TASK PROMPT:
Send back every line of the data exactly.

Records from a data source
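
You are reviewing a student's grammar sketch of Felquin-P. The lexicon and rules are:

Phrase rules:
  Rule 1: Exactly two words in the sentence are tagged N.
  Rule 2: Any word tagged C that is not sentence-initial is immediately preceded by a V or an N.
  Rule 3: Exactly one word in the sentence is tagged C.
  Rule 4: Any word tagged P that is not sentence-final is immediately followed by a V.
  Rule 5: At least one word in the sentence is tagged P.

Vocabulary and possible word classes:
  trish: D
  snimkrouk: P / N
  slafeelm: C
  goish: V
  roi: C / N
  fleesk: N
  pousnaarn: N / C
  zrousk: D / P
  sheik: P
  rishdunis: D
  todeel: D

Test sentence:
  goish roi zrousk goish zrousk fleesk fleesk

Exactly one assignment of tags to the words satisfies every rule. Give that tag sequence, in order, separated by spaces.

Candidates per position — 1:goish {V}; 2:roi {C,N}; 3:zrousk {D,P}; 4:goish {V}; 5:zrousk {D,P}; 6:fleesk {N}; 7:fleesk {N}.
If word 2 were N, no tagging could satisfy rule 1; so word 2 is C.
If word 5 were P, no tagging could satisfy rule 4; so word 5 is D.
If word 3 were D, no tagging could satisfy rule 5; so word 3 is P.
The only consistent sequence is: V C P V D N N.
Checking: rule 1 holds; rule 2 holds; rule 3 holds; rule 4 holds; rule 5 holds.

V C P V D N N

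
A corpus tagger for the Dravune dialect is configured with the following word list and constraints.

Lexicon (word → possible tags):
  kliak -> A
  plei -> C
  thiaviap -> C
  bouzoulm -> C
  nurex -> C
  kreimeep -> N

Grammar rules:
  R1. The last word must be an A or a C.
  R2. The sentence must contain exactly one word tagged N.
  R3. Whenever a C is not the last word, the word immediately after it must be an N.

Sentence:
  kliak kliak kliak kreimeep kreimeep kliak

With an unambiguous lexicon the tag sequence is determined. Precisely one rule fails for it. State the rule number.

Fixed tagging: A A A N N A.
Applying the rules: R1 holds, R2 violated, R3 holds.
Only rule 2 fails.

2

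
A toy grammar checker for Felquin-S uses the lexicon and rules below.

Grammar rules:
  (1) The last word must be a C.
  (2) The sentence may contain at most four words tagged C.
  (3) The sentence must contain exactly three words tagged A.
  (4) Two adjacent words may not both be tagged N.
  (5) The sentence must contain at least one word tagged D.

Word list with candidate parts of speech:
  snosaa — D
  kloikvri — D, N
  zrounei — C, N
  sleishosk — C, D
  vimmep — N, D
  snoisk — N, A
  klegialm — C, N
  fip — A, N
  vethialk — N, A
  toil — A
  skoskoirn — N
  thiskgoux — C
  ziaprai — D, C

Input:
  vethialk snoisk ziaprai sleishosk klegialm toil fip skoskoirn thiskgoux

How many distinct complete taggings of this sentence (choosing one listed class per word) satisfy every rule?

12

Candidates per position — 1:vethialk {N,A}; 2:snoisk {N,A}; 3:ziaprai {D,C}; 4:sleishosk {C,D}; 5:klegialm {C,N}; 6:toil {A}; 7:fip {A,N}; 8:skoskoirn {N}; 9:thiskgoux {C}.
There are 64 candidate sequences in total.
Checking each against the rules leaves 12 sequences.
Count = 12.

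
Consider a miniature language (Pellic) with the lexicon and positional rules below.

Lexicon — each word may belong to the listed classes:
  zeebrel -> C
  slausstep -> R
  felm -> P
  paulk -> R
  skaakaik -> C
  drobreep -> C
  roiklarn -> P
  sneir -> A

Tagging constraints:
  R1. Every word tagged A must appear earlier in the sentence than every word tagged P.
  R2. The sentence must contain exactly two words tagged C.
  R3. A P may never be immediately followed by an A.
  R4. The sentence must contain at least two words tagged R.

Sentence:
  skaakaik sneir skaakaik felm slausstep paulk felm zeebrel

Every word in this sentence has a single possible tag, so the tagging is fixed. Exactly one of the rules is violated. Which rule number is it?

Fixed tagging: C A C P R R P C.
Applying the rules: R1 holds, R2 violated, R3 holds, R4 holds.
Only rule 2 fails.

2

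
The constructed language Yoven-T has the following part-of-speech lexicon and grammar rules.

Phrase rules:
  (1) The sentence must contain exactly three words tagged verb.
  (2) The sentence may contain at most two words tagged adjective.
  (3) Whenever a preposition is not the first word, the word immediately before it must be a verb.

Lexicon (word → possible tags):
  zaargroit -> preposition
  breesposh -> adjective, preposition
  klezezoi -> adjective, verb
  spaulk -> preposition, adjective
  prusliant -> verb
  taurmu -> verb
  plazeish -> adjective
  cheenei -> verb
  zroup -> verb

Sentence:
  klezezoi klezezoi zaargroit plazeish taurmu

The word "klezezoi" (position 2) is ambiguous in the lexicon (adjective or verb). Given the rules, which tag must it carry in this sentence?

verb

Candidates per position — 1:klezezoi {adjective,verb}; 2:klezezoi {adjective,verb}; 3:zaargroit {preposition}; 4:plazeish {adjective}; 5:taurmu {verb}.
If word 1 were adjective, no tagging could satisfy rule 1; so word 1 is verb.
If word 2 were adjective, no tagging could satisfy rule 1; so word 2 is verb.
The only consistent sequence is: verb verb preposition adjective verb.
Check: rule 1 ok; rule 2 ok; rule 3 ok.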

ANSWER BELOW:
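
You are reviewing a student's grammar sketch of Felquin-P. The lexicon and rules are:

Phrase rules:
  Rule 1: Exactly two words in the sentence are tagged N.
  Rule 2: Any word tagged C that is not sentence-initial is immediately preceded by a V or an N.
  Rule 3: Exactly one word in the sentence is tagged C.
  Rule 4: Any word tagged P that is not sentence-final is immediately followed by a V.
  Rule 5: At least one word in the sentence is tagged P.

Vocabulary and possible word classes:
  trish: D
  snimkrouk: P / N
  slafeelm: C
  goish: V
  roi: C / N
  fleesk: N
  pousnaarn: N / C
  zrousk: D / P
  sheik: P
  rishdunis: D
  todeel: D

Test sentence:
  goish roi zrousk goish zrousk fleesk fleesk

Exactly one assignment of tags to the words satisfies every rule. Give that tag sequence, in order, separated by spaces.

Candidates per position — 1:goish {V}; 2:roi {C,N}; 3:zrousk {D,P}; 4:goish {V}; 5:zrousk {D,P}; 6:fleesk {N}; 7:fleesk {N}.
If word 2 were N, no tagging could satisfy rule 1; so word 2 is C.
If word 5 were P, no tagging could satisfy rule 4; so word 5 is D.
If word 3 were D, no tagging could satisfy rule 5; so word 3 is P.
The only consistent sequence is: V C P V D N N.
Checking: rule 1 holds; rule 2 holds; rule 3 holds; rule 4 holds; rule 5 holds.

V C P V D N N

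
A corpus tagger for the Dravune dialect is configured with the following word list and constraints.

Lexicon (word → possible tags):
  kliak -> A
  plei -> C
  thiaviap -> C
  bouzoulm -> C
  nurex -> C
  kreimeep -> N

Grammar rules:
  R1. The last word must be an A or a C.
  R2. The sentence must contain exactly one word tagged N.
  R3. Whenever a C is not the last word, the word immediately after it must be an N.

Sentence:
  kliak kliak kliak kreimeep kreimeep kliak

With an unambiguous lexicon the tag sequence is determined. Precisely one rule fails for it. State the rule number.

Fixed tagging: A A A N N A.
Applying the rules: R1 holds, R2 violated, R3 holds.
Only rule 2 fails.

2

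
A toy grammar checker for Felquin-S uses the lexicon and rules below.

Grammar rules:
  (1) The last word must be a C.
  (2) The sentence may contain at most four words tagged C.
  (3) The sentence must contain exactly three words tagged A.
  (4) Two adjacent words may not both be tagged N.
  (5) The sentence must contain at least one word tagged D.

Word list with candidate parts of speech:
  snosaa — D
  kloikvri — D, N
  zrounei — C, N
  sleishosk — C, D
  vimmep — N, D
  snoisk — N, A
  klegialm — C, N
  fip — A, N
  vethialk — N, A
  toil — A
  skoskoirn — N
  thiskgoux — C
  ziaprai — D, C

Input:
  vethialk snoisk ziaprai sleishosk klegialm toil fip skoskoirn thiskgoux

How many distinct complete taggings of this sentence (choosing one listed class per word) satisfy every rule?

12

Candidates per position — 1:vethialk {N,A}; 2:snoisk {N,A}; 3:ziaprai {D,C}; 4:sleishosk {C,D}; 5:klegialm {C,N}; 6:toil {A}; 7:fip {A,N}; 8:skoskoirn {N}; 9:thiskgoux {C}.
There are 64 candidate sequences in total.
Checking each against the rules leaves 12 sequences.
Count = 12.

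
Consider a miniature language (Pellic) with the lexicon and positional rules below.

Lexicon — each word may belong to the listed classes:
  zeebrel -> C
  slausstep -> R
  felm -> P
  paulk -> R
  skaakaik -> C
  drobreep -> C
  roiklarn -> P
  sneir -> A

Tagging constraints:
  R1. Every word tagged A must appear earlier in the sentence than every word tagged P.
  R2. The sentence must contain exactly two words tagged C.
  R3. A P may never be immediately followed by an A.
  R4. The sentence must contain at least two words tagged R.

Sentence:
  skaakaik sneir skaakaik felm slausstep paulk felm zeebrel

Every word in this sentence has a single possible tag, so the tagging is fixed. Exactly one of the rules is violated. Which rule number is it?

Fixed tagging: C A C P R R P C.
Applying the rules: R1 holds, R2 violated, R3 holds, R4 holds.
Only rule 2 fails.

2

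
The constructed language Yoven-T has the following part-of-speech lexicon and grammar rules.

Phrase rules:
  (1) The sentence must contain exactly three words tagged verb.
  (2) The sentence may contain at most two words tagged adjective.
  (3) Whenever a preposition is not the first word, the word immediately before it must be a verb.

Lexicon (word → possible tags):
  zaargroit -> preposition
  breesposh -> adjective, preposition
  klezezoi -> adjective, verb
  spaulk -> preposition, adjective
  prusliant -> verb
  taurmu -> verb
  plazeish -> adjective
  cheenei -> verb
  zroup -> verb

Sentence:
  klezezoi klezezoi zaargroit plazeish taurmu

The word "klezezoi" (position 2) is ambiguous in the lexicon (adjective or verb). Given the rules, which tag must it carry in this sentence?

verb

Candidates per position — 1:klezezoi {adjective,verb}; 2:klezezoi {adjective,verb}; 3:zaargroit {preposition}; 4:plazeish {adjective}; 5:taurmu {verb}.
If word 1 were adjective, no tagging could satisfy rule 1; so word 1 is verb.
If word 2 were adjective, no tagging could satisfy rule 1; so word 2 is verb.
The only consistent sequence is: verb verb preposition adjective verb.
Check: rule 1 ok; rule 2 ok; rule 3 ok.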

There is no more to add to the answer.